■ TO DO
The reply should be a single number: the count of lines below that contain the word "Fortify".

BEGIN

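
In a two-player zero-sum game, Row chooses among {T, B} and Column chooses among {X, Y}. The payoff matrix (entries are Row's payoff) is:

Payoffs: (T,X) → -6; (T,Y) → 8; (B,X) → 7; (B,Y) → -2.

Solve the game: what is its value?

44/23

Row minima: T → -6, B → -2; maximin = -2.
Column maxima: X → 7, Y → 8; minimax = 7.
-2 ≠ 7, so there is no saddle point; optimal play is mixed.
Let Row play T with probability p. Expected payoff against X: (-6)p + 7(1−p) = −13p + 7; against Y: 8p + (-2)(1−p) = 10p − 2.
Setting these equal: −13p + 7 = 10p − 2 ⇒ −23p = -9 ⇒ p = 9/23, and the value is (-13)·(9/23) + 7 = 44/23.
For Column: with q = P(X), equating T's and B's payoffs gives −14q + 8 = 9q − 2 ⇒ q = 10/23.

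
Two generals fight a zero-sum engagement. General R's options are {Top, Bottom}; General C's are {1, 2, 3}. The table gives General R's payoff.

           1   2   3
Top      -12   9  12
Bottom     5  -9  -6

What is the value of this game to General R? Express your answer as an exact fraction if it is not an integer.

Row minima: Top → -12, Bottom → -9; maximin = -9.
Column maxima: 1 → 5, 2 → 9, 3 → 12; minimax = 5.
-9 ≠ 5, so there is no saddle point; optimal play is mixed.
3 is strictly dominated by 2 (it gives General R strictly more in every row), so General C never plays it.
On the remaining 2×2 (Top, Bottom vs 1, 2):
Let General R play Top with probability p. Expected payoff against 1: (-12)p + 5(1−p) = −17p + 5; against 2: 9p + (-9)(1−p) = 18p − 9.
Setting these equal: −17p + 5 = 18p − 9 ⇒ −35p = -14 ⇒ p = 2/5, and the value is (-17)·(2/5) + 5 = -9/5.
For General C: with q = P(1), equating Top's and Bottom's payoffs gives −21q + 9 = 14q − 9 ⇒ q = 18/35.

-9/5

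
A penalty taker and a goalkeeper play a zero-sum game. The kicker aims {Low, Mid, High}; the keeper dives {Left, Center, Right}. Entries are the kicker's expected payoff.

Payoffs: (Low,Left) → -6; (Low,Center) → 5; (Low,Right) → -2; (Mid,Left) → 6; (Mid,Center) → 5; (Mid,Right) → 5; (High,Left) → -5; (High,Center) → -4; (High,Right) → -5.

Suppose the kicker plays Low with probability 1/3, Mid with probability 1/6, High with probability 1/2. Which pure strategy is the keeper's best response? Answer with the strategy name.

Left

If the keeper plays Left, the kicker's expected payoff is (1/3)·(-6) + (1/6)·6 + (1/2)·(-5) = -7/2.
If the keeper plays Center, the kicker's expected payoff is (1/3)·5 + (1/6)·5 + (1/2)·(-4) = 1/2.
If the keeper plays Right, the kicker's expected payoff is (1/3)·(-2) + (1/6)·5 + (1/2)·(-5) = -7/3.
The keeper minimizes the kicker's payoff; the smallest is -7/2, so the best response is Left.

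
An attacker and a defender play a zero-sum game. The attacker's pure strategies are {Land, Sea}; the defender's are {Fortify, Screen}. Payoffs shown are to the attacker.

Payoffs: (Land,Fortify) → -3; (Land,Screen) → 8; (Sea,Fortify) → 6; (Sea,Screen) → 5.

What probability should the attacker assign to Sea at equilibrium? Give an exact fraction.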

END

■ RESULT OF THIS EXERCISE
2